*** Record extracts Section Begins ***

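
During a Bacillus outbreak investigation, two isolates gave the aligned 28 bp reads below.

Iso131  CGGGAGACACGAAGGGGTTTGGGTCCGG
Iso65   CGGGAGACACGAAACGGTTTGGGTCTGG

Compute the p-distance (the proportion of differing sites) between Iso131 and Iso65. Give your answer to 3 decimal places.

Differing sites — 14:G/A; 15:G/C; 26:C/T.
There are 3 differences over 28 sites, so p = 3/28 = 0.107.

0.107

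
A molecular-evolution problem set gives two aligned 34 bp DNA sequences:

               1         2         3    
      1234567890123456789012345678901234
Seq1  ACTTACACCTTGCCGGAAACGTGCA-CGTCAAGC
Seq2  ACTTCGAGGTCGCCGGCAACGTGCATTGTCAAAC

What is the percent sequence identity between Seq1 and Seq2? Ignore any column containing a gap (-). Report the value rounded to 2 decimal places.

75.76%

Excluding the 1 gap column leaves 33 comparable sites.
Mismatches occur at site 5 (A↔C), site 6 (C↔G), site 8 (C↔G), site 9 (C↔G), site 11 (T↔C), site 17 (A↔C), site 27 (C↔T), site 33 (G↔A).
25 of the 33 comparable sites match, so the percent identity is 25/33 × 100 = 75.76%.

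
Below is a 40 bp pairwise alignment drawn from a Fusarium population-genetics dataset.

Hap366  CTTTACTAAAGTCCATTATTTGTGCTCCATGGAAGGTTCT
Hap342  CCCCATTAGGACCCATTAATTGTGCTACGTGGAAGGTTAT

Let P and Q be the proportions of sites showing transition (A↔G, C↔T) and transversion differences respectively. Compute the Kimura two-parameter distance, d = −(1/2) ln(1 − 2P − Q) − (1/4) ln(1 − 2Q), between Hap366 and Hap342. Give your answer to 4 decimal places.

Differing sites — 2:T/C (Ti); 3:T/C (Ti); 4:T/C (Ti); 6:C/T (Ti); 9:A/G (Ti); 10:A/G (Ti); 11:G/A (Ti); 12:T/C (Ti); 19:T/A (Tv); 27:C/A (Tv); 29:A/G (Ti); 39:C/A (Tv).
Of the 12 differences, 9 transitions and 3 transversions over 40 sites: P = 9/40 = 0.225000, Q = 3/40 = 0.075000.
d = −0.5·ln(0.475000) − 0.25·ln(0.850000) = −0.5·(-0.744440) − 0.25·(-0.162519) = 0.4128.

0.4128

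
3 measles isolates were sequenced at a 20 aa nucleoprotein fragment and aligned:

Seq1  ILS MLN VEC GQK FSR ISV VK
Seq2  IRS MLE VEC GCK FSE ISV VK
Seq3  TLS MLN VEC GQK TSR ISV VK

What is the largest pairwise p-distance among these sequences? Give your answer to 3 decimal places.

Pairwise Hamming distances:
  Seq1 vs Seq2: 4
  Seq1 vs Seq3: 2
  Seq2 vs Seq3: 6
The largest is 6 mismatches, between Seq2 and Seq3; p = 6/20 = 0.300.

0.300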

*** Record extracts Section Ends ***
*** Record extracts Section Begins ***

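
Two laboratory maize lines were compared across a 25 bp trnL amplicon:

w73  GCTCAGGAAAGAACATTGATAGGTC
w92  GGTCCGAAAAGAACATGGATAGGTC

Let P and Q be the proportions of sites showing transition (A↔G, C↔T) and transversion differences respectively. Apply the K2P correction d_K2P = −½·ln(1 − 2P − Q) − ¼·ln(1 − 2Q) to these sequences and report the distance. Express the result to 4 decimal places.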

*** Record extracts Section Ends ***
*** Record extracts Section Begins ***

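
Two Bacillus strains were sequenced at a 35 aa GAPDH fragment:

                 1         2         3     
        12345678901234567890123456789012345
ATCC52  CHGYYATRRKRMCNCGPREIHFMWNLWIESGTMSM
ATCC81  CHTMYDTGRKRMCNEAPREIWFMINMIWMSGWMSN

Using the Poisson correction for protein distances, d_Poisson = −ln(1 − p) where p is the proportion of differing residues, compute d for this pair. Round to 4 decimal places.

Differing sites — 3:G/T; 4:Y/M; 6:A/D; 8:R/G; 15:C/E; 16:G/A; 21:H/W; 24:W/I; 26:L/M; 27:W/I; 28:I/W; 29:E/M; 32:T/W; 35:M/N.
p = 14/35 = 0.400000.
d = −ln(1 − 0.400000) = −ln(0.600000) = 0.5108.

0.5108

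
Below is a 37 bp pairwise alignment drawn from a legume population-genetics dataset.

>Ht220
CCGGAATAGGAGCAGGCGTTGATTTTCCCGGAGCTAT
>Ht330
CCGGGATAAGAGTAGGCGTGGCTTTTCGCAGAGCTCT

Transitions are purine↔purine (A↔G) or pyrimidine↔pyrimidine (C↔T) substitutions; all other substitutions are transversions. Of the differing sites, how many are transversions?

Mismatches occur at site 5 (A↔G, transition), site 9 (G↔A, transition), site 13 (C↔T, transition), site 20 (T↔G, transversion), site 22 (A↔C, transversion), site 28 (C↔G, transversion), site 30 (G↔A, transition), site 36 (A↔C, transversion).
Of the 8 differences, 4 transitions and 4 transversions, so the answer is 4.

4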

*** Record extracts Section Ends ***

Please state how many lines in the entries include the string "alignment", giving no more than the number.

2